*Prompt*:
Scan the records for the line containing "Across incoming mail, the". From there through the last line, write out each line exactly.

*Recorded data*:
----
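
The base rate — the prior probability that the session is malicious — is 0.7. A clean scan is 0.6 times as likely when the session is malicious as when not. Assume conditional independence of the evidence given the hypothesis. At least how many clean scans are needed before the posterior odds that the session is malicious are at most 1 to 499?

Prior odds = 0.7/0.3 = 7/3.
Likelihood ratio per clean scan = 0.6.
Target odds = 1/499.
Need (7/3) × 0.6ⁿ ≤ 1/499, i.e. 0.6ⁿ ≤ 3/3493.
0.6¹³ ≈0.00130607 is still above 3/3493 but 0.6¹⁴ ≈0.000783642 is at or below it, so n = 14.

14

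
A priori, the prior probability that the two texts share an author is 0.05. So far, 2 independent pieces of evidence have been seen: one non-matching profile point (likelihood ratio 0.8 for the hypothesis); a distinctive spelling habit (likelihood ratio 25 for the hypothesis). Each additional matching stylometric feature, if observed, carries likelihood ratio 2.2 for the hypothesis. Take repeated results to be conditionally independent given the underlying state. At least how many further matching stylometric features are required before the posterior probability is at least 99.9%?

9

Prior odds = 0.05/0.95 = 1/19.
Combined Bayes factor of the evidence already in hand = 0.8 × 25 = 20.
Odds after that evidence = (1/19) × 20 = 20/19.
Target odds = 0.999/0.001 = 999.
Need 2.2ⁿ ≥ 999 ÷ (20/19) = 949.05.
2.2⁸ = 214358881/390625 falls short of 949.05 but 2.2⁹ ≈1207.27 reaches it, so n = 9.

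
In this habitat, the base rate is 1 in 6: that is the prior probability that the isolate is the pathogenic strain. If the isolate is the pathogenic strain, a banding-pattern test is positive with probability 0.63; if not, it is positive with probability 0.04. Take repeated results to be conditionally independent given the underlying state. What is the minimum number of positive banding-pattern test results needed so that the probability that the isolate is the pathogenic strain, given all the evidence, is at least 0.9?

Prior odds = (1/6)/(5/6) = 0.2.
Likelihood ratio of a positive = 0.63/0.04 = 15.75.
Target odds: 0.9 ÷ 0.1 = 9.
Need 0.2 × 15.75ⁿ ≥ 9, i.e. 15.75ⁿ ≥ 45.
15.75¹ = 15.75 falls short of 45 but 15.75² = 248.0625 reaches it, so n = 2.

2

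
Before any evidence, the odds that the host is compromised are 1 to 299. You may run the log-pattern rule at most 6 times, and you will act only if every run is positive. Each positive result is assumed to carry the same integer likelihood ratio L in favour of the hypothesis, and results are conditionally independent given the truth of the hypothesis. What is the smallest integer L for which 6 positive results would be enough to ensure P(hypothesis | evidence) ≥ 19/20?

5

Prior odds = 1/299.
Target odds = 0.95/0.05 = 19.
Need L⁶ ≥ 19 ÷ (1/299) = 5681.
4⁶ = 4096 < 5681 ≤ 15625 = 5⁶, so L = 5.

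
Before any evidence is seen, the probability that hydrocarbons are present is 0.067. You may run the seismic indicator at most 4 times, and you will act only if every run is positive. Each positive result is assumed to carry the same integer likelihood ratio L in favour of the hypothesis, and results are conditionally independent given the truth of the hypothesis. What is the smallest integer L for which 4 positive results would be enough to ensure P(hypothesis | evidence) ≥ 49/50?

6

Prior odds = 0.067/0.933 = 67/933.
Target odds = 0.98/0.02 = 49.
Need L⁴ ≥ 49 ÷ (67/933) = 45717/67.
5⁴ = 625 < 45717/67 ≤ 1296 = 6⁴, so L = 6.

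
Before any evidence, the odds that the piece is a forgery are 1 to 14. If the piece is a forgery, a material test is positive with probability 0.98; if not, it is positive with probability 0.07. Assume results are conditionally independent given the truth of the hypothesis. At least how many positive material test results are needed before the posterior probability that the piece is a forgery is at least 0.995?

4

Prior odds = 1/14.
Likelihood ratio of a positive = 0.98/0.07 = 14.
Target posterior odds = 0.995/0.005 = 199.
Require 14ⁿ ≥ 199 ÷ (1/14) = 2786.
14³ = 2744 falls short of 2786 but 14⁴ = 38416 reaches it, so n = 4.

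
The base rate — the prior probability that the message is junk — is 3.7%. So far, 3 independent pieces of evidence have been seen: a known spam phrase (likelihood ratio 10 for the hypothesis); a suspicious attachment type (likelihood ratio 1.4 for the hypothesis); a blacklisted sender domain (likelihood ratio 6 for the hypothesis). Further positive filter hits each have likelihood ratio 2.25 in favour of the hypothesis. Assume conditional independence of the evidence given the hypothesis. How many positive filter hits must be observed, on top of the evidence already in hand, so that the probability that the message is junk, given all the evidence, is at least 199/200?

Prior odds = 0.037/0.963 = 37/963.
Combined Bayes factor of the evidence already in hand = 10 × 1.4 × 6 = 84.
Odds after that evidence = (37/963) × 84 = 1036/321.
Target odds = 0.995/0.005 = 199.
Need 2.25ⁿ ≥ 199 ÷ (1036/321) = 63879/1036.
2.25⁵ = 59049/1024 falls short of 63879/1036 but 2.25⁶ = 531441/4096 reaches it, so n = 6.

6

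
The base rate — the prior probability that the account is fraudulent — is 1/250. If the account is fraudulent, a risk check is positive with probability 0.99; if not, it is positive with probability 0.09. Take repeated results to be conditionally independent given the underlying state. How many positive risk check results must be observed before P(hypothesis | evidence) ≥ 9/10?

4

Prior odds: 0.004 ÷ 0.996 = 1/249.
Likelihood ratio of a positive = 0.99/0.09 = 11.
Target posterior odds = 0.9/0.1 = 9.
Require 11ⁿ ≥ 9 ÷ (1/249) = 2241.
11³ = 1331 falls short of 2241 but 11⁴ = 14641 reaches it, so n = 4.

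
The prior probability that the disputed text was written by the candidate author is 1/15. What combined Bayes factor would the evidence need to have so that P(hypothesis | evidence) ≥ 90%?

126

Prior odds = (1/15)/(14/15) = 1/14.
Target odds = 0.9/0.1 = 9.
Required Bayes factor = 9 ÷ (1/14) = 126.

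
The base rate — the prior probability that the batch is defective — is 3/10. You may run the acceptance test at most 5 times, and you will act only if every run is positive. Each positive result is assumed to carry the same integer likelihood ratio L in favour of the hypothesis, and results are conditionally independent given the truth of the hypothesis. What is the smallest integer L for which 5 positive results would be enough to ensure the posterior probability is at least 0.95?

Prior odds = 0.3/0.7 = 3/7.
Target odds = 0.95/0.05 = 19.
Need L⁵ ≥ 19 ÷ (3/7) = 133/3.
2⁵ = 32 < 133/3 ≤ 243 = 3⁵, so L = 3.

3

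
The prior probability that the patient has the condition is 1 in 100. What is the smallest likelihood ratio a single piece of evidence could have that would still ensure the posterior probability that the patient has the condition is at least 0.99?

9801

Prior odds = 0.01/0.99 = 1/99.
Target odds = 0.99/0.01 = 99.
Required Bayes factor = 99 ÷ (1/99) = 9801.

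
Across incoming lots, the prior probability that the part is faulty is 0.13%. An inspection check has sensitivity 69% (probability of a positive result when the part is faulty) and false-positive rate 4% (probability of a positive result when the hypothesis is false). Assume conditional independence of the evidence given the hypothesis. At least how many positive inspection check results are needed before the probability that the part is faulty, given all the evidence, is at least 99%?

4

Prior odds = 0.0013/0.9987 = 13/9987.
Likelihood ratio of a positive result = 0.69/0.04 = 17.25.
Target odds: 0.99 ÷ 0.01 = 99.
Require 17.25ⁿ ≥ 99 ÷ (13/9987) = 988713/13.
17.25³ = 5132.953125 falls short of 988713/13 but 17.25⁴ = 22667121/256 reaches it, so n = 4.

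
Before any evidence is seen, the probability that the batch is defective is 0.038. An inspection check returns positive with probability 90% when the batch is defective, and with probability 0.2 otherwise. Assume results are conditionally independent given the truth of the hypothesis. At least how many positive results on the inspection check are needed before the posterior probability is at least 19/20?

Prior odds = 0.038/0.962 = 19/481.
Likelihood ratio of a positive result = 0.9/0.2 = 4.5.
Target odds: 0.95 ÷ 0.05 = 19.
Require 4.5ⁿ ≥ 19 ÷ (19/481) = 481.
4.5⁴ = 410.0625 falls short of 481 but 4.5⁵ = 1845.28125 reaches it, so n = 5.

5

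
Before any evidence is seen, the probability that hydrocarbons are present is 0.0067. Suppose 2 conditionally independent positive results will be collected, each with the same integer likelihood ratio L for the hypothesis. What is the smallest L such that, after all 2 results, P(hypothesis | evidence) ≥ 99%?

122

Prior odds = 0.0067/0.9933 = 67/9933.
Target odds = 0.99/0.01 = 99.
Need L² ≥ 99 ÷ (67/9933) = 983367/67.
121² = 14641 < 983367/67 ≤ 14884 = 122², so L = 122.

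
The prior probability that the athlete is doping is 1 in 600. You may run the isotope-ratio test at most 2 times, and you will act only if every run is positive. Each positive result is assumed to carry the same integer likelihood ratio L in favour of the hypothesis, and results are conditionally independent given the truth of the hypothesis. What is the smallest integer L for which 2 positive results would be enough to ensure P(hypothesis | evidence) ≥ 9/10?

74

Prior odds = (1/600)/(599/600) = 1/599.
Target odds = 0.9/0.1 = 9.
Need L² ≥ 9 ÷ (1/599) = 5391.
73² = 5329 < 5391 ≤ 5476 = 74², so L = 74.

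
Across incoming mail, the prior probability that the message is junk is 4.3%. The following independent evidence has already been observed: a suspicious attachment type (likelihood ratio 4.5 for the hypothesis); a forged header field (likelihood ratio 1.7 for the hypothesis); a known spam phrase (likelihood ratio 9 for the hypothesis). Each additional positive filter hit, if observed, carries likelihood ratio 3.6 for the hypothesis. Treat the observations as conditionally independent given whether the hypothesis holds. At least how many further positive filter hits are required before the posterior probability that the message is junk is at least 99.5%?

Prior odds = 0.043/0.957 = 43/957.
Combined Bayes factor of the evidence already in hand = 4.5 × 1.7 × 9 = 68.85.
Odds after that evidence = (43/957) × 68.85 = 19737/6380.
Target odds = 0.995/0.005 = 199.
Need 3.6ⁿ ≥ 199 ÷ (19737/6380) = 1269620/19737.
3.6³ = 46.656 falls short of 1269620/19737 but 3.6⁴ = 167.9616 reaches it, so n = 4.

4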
----
*Exercise output*:
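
Across incoming mail, the prior probability that the message is junk is 4.3%. The following independent evidence has already been observed: a suspicious attachment type (likelihood ratio 4.5 for the hypothesis); a forged header field (likelihood ratio 1.7 for the hypothesis); a known spam phrase (likelihood ratio 9 for the hypothesis). Each additional positive filter hit, if observed, carries likelihood ratio 3.6 for the hypothesis. Treat the observations as conditionally independent given whether the hypothesis holds. At least how many further positive filter hits are required before the posterior probability that the message is junk is at least 99.5%?

Prior odds = 0.043/0.957 = 43/957.
Combined Bayes factor of the evidence already in hand = 4.5 × 1.7 × 9 = 68.85.
Odds after that evidence = (43/957) × 68.85 = 19737/6380.
Target odds = 0.995/0.005 = 199.
Need 3.6ⁿ ≥ 199 ÷ (19737/6380) = 1269620/19737.
3.6³ = 46.656 falls short of 1269620/19737 but 3.6⁴ = 167.9616 reaches it, so n = 4.

4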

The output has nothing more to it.